• [Exercise data]:
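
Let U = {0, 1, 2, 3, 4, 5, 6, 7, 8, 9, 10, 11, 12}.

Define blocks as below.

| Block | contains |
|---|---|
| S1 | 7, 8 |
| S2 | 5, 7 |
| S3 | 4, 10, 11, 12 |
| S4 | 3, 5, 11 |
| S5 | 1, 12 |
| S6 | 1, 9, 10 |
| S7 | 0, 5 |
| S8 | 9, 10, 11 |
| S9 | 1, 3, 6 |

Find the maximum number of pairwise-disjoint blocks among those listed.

4

S1, S7, S8, S9 are pairwise disjoint (S1={7,8}; S7={0,5}; S8={9,10,11}; S9={1,3,6}).
Every remaining block overlaps one of these, and no 5 of the listed blocks are pairwise disjoint, so 4 is the maximum.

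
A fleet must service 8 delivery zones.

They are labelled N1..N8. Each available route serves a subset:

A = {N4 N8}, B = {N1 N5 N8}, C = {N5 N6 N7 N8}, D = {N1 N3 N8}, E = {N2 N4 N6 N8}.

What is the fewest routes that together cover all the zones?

3

C and D and E together: C ∪ D ∪ E = {N1, N2, N3, N4, N5, N6, N7, N8} — every zone is covered.
Only E contains N2, so E is forced; the remaining 4 zones need at least 2 more routes (each remaining route adds at most 2) — so at least 3 routes are needed, and 3 is optimal.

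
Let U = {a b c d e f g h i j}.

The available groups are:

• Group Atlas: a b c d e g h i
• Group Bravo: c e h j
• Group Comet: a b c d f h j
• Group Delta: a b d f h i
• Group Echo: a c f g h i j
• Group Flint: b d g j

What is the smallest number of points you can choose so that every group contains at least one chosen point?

2

T = {h, j} meets every group (each contains at least one member of T), and |T| = 2.
No single point lies in every group, so at least 2 are needed and 2 is optimal.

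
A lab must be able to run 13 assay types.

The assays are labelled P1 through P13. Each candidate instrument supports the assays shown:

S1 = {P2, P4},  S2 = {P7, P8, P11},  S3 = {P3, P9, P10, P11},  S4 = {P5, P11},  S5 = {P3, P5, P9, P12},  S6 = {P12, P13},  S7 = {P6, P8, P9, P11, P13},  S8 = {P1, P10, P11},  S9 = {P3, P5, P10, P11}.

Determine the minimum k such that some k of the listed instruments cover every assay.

5

S1 and S2 and S5 and S7 and S8 together: S1 ∪ S2 ∪ S5 ∪ S7 ∪ S8 = {P1, P2, P3, P4, P5, P6, P7, P8, P9, P10, P11, P12, P13} — every assay is covered.
No 4 of the 9 instruments cover everything (all 126 combinations miss at least one assay), so 5 is optimal.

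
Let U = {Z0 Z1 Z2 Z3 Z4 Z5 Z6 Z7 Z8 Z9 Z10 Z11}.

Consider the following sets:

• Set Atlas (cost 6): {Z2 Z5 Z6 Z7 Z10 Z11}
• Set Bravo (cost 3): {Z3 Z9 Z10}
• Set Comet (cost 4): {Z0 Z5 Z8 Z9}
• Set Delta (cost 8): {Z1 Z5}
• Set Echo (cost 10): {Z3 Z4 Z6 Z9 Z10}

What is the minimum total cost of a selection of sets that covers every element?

28

Atlas, Comet, Delta, Echo together cover every element (Atlas ∪ Comet ∪ Delta ∪ Echo = {Z0, Z1, Z2, Z3, Z4, Z5, Z6, Z7, Z8, Z9, Z10, Z11}); total cost 6 + 4 + 8 + 10 = 28.
The greedy pick Atlas, Comet, Bravo, Delta, Echo costs 31; no covering selection beats 28.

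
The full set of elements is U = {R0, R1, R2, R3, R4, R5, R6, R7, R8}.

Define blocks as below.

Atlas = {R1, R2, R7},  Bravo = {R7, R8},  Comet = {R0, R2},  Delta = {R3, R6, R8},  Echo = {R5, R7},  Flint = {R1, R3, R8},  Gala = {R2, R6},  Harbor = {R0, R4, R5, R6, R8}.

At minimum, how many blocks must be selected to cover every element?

Atlas, Delta, and Harbor cover everything between them: the union {R0, R1, R2, R3, R4, R5, R6, R7, R8} is all of U.
Only Harbor contains R4, so Harbor is forced; the remaining 4 elements need at least 2 more blocks (each remaining block adds at most 3) — so at least 3 blocks are needed, and 3 is optimal.

3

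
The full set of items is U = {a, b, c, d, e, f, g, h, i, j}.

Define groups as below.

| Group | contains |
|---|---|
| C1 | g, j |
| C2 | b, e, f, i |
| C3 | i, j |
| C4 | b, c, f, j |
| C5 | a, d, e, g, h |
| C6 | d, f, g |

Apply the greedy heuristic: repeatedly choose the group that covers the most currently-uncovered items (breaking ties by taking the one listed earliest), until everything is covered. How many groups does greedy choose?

3

Greedy: pick C5 (covers 5 new) → pick C4 (covers 4 new) → pick C2 (covers 1 new). Total picks: 3.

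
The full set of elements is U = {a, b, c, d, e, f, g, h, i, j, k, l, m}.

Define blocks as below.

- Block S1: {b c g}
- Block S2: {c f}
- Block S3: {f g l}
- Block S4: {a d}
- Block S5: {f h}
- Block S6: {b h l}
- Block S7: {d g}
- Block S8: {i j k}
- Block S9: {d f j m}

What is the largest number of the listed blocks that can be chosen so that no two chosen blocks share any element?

4

S2, S6, S7, S8 are pairwise disjoint (S2={c,f}; S6={b,h,l}; S7={d,g}; S8={i,j,k}).
Every remaining block overlaps one of these, and no 5 of the listed blocks are pairwise disjoint, so 4 is the maximum.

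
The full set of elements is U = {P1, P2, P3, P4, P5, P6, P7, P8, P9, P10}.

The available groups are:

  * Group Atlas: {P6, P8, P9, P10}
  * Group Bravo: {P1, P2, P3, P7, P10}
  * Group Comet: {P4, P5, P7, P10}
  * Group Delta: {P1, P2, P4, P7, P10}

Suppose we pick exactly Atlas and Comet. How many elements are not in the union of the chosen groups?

Union of Atlas, Comet = {P4, P5, P6, P7, P8, P9, P10}.
Not covered: P1, P2, P3 — 3 elements.

3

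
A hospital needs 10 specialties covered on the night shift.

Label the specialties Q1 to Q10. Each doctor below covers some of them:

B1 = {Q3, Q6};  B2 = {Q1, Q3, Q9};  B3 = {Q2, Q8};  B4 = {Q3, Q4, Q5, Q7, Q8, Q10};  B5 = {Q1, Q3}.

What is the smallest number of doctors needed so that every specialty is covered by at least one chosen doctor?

B1 and B2 and B3 and B4 together: B1 ∪ B2 ∪ B3 ∪ B4 = {Q1, Q2, Q3, Q4, Q5, Q6, Q7, Q8, Q9, Q10} — every specialty is covered.
No 3 of the 5 doctors cover everything (all 10 combinations miss at least one specialty), so 4 is optimal.

4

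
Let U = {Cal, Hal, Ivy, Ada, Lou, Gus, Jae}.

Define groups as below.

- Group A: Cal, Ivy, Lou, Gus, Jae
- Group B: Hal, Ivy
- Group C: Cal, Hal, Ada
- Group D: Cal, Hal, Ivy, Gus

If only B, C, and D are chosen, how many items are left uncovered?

2

Union of B, C, D = {Cal, Hal, Ivy, Ada, Gus}.
Not covered: Lou, Jae — 2 items.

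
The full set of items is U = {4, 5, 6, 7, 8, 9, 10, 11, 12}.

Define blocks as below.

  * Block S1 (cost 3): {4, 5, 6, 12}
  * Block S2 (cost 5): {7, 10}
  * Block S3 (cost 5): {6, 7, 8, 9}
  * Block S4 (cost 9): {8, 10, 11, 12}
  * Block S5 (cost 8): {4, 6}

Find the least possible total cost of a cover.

S1, S3, S4 together cover every item (S1 ∪ S3 ∪ S4 = {4, 5, 6, 7, 8, 9, 10, 11, 12}); total cost 3 + 5 + 9 = 17.
No covering selection has total cost below 17.

17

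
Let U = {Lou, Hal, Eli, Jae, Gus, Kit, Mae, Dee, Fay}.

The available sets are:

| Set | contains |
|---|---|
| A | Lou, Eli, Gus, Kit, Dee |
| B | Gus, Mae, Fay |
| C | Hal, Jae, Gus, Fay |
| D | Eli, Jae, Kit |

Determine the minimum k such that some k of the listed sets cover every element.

A, B, and C cover everything between them: the union {Lou, Hal, Eli, Jae, Gus, Kit, Mae, Dee, Fay} is all of U.
Only A contains Lou, so A is forced; the remaining 4 elements need at least 2 more sets (each remaining set adds at most 3) — so at least 3 sets are needed, and 3 is optimal.

3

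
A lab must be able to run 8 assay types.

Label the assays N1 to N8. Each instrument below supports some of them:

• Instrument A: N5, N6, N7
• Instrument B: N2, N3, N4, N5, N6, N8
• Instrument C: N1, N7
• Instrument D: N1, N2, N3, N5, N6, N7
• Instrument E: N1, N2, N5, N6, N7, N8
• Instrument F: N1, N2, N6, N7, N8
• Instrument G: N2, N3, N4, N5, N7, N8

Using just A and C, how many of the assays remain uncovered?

Union of A, C = {N1, N5, N6, N7}.
Not covered: N2, N3, N4, N8 — 4 assays.

4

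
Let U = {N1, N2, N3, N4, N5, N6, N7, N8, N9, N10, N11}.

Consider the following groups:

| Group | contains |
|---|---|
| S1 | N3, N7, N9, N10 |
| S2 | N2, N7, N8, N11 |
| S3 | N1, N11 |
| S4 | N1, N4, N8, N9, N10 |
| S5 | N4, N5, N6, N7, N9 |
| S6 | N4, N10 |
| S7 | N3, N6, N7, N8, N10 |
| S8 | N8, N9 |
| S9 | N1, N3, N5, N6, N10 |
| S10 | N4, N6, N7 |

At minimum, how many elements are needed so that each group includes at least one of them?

H = {N3, N4, N9, N11} meets every group (each contains at least one member of H), and |H| = 4.
No choice of 3 elements meets every group, so 4 is the minimum.

4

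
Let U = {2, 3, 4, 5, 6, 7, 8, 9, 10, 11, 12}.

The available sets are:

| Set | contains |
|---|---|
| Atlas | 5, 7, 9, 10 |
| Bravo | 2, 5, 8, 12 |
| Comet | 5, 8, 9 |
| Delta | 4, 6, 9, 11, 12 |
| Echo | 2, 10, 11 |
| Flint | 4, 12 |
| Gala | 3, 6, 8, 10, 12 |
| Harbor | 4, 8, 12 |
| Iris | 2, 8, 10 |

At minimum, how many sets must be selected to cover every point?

Take {Atlas, Echo, Gala, Harbor}. Their union is {2, 3, 4, 5, 6, 7, 8, 9, 10, 11, 12}, which is all 11 points.
No 3 of the 9 sets cover everything (all 84 combinations miss at least one point), so 4 is optimal.

4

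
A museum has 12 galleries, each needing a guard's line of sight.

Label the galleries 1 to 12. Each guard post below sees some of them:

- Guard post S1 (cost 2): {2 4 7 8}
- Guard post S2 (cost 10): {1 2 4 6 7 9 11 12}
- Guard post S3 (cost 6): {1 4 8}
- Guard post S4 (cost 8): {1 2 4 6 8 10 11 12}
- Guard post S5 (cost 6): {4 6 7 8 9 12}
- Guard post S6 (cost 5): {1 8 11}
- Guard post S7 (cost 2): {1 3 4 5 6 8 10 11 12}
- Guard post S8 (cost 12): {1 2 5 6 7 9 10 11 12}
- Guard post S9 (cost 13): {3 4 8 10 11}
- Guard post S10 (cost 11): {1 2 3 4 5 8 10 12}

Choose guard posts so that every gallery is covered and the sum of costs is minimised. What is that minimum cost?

10

S1, S5, S7 together cover every gallery (S1 ∪ S5 ∪ S7 = {1, 2, 3, 4, 5, 6, 7, 8, 9, 10, 11, 12}); total cost 2 + 6 + 2 = 10.
No covering selection has total cost below 10.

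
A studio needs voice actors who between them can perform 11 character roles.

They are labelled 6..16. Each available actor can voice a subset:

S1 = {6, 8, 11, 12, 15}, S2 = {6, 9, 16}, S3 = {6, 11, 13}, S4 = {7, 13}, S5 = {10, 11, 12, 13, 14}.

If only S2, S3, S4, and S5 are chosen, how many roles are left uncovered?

Union of S2, S3, S4, S5 = {6, 7, 9, 10, 11, 12, 13, 14, 16}.
Not covered: 8, 15 — 2 roles.

2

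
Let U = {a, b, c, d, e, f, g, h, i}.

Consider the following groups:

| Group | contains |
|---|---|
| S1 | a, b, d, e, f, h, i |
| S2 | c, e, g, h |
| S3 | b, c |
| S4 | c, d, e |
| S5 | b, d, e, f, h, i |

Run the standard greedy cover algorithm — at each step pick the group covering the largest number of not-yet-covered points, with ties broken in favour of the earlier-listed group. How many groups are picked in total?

Greedy: pick S1 (covers 7 new) → pick S2 (covers 2 new). Total picks: 2.

2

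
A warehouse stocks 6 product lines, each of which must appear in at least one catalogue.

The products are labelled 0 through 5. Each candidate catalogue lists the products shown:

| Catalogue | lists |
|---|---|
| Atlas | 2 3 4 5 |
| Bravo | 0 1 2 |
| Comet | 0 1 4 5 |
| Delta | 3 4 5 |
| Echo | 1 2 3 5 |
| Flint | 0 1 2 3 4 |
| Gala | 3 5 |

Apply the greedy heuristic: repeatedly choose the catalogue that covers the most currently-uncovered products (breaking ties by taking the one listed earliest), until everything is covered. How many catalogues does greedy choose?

2

Greedy: pick Flint (covers 5 new) → pick Atlas (covers 1 new). Total picks: 2.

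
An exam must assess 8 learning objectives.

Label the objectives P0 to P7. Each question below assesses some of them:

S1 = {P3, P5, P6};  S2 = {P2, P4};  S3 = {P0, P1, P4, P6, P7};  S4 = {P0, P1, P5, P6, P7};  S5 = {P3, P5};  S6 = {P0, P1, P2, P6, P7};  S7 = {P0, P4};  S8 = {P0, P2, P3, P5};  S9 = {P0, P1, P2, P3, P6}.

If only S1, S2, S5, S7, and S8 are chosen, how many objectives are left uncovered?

Union of S1, S2, S5, S7, S8 = {P0, P2, P3, P4, P5, P6}.
Not covered: P1, P7 — 2 objectives.

2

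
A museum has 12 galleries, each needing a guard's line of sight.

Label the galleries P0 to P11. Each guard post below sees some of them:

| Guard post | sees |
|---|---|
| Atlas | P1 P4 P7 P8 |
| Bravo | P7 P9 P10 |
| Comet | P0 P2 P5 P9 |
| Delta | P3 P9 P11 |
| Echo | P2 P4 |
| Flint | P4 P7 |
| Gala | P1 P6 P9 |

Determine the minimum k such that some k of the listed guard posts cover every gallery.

Atlas and Bravo and Comet and Delta and Gala together: Atlas ∪ Bravo ∪ Comet ∪ Delta ∪ Gala = {P0, P1, P2, P3, P4, P5, P6, P7, P8, P9, P10, P11} — every gallery is covered.
No 4 of the 7 guard posts cover everything (all 35 combinations miss at least one gallery), so 5 is optimal.

5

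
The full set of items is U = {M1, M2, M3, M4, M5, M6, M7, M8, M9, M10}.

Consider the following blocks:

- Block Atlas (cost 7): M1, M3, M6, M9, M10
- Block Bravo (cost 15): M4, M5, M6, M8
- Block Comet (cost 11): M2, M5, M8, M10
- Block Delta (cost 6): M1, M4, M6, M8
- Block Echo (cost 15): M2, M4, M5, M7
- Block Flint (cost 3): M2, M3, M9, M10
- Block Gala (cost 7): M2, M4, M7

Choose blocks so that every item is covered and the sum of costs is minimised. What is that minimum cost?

Delta, Echo, Flint together cover every item (Delta ∪ Echo ∪ Flint = {M1, M2, M3, M4, M5, M6, M7, M8, M9, M10}); total cost 6 + 15 + 3 = 24.
The greedy pick Flint, Delta, Gala, Comet costs 27; no covering selection beats 24.

24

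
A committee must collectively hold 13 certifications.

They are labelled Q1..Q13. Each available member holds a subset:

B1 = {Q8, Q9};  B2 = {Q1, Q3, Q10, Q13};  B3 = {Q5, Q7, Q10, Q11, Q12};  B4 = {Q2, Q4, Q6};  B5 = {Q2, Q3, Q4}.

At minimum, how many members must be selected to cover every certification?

4

Take {B1, B2, B3, B4}. Their union is {Q1, Q2, Q3, Q4, Q5, Q6, Q7, Q8, Q9, Q10, Q11, Q12, Q13}, which is all 13 certifications.
Only B2 contains Q1, so B2 is forced; the remaining 9 certifications need at least 3 more members (each remaining member adds at most 4) — so at least 4 members are needed, and 4 is optimal.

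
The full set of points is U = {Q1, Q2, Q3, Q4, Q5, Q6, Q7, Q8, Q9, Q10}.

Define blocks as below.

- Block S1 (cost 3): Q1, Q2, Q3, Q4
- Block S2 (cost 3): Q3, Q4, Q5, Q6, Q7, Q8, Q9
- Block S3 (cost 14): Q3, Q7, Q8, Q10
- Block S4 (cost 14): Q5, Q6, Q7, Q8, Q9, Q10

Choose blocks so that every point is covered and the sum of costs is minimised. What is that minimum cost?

S1, S4 together cover every point (S1 ∪ S4 = {Q1, Q2, Q3, Q4, Q5, Q6, Q7, Q8, Q9, Q10}); total cost 3 + 14 = 17.
The greedy pick S2, S1, S3 costs 20; no covering selection beats 17.

17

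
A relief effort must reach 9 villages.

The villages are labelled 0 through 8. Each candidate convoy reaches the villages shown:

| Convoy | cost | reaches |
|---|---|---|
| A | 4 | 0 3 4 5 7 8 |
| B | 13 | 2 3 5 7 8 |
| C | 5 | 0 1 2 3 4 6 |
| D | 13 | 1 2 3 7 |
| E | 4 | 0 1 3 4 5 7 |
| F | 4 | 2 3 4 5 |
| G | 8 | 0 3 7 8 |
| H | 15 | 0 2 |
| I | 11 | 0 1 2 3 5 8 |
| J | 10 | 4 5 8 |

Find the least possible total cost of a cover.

9

A, C together cover every village (A ∪ C = {0, 1, 2, 3, 4, 5, 6, 7, 8}); total cost 4 + 5 = 9.
No covering selection has total cost below 9.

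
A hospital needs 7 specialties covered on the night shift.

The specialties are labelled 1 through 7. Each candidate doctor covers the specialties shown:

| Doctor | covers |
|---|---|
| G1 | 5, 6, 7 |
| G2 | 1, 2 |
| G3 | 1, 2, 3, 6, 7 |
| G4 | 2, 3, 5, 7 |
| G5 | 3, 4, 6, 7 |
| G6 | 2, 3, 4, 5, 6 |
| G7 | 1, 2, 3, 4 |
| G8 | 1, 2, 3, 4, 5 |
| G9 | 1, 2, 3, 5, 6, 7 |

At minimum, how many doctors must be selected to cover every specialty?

G1 and G7 together: G1 ∪ G7 = {1, 2, 3, 4, 5, 6, 7} — every specialty is covered.
No single doctor has all 7 specialties (the largest, G9, has 6), so 2 is optimal.

2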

• [Description of the task]:
A verbatim transcription is required of the lines from the one with "The villages are" through the final line of the entries above, and of nothing else.

• [Answer to the problem]:
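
The villages are labelled 0 through 8. Each candidate convoy reaches the villages shown:

| Convoy | cost | reaches |
|---|---|---|
| A | 4 | 0 3 4 5 7 8 |
| B | 13 | 2 3 5 7 8 |
| C | 5 | 0 1 2 3 4 6 |
| D | 13 | 1 2 3 7 |
| E | 4 | 0 1 3 4 5 7 |
| F | 4 | 2 3 4 5 |
| G | 8 | 0 3 7 8 |
| H | 15 | 0 2 |
| I | 11 | 0 1 2 3 5 8 |
| J | 10 | 4 5 8 |

Find the least possible total cost of a cover.

9

A, C together cover every village (A ∪ C = {0, 1, 2, 3, 4, 5, 6, 7, 8}); total cost 4 + 5 = 9.
No covering selection has total cost below 9.

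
A hospital needs 7 specialties covered on the night shift.

The specialties are labelled 1 through 7. Each candidate doctor covers the specialties shown:

| Doctor | covers |
|---|---|
| G1 | 5, 6, 7 |
| G2 | 1, 2 |
| G3 | 1, 2, 3, 6, 7 |
| G4 | 2, 3, 5, 7 |
| G5 | 3, 4, 6, 7 |
| G6 | 2, 3, 4, 5, 6 |
| G7 | 1, 2, 3, 4 |
| G8 | 1, 2, 3, 4, 5 |
| G9 | 1, 2, 3, 5, 6, 7 |

At minimum, how many doctors must be selected to cover every specialty?

G1 and G7 together: G1 ∪ G7 = {1, 2, 3, 4, 5, 6, 7} — every specialty is covered.
No single doctor has all 7 specialties (the largest, G9, has 6), so 2 is optimal.

2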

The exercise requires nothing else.